- Exercise instructions:
Find the lines of the data below that include "Three". Report their number only.

- Input data:

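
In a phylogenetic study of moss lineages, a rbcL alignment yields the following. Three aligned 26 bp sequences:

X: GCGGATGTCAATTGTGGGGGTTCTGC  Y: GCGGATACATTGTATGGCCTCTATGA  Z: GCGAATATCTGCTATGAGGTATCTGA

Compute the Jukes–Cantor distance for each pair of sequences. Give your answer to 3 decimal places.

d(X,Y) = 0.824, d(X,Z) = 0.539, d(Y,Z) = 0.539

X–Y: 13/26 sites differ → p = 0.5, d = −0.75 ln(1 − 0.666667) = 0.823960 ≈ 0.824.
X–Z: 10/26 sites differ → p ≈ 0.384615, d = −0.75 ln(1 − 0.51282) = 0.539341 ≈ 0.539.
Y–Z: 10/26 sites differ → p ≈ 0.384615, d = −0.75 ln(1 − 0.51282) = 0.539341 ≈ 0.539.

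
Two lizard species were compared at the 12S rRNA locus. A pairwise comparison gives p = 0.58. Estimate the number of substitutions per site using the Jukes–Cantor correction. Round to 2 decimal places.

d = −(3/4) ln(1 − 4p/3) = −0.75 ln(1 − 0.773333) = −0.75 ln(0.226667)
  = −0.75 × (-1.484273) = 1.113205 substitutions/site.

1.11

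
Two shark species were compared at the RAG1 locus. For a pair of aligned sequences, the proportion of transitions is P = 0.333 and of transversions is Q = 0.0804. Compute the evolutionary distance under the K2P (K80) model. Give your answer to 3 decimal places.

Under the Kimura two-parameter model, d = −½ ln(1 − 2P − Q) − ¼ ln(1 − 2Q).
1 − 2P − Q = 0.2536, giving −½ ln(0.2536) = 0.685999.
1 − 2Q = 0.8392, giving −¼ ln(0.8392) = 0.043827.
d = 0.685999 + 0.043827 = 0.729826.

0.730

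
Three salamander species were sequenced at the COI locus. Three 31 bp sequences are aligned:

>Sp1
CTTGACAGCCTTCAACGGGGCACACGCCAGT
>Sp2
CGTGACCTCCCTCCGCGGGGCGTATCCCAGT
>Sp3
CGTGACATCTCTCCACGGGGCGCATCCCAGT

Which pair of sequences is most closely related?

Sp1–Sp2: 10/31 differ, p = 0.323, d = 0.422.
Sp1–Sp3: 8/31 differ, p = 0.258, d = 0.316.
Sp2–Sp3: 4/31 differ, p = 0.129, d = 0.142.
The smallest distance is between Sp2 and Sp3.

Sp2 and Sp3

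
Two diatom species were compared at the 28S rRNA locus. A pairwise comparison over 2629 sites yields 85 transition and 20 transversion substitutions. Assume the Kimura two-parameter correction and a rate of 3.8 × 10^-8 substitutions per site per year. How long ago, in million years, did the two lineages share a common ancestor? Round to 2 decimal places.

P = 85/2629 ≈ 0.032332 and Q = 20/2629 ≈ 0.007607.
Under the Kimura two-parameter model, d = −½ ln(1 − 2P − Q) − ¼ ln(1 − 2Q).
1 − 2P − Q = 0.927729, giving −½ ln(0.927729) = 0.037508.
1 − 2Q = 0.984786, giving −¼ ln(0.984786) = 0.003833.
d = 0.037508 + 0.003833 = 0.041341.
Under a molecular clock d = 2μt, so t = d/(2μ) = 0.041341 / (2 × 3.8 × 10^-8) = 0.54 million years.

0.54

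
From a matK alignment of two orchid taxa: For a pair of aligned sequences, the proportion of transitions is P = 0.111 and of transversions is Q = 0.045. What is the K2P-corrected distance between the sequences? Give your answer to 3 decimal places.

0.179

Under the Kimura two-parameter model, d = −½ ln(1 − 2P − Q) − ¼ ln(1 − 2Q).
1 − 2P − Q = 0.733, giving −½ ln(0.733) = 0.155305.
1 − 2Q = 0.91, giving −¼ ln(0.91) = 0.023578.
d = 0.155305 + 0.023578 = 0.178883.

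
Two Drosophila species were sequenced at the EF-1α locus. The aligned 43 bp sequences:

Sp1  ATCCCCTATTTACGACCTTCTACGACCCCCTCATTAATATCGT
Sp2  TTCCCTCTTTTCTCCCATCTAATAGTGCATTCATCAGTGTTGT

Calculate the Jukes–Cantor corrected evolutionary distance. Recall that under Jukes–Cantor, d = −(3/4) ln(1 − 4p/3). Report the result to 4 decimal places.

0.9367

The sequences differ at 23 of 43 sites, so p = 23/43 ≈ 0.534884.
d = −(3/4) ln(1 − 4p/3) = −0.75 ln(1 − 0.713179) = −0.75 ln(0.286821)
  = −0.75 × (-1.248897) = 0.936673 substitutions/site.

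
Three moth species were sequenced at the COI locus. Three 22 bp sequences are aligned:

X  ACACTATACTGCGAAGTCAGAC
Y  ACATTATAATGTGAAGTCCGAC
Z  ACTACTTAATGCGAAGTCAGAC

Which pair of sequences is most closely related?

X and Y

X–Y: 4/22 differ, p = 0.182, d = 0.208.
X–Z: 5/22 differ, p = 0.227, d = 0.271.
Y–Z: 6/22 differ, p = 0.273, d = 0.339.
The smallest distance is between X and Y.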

- Written answer:
3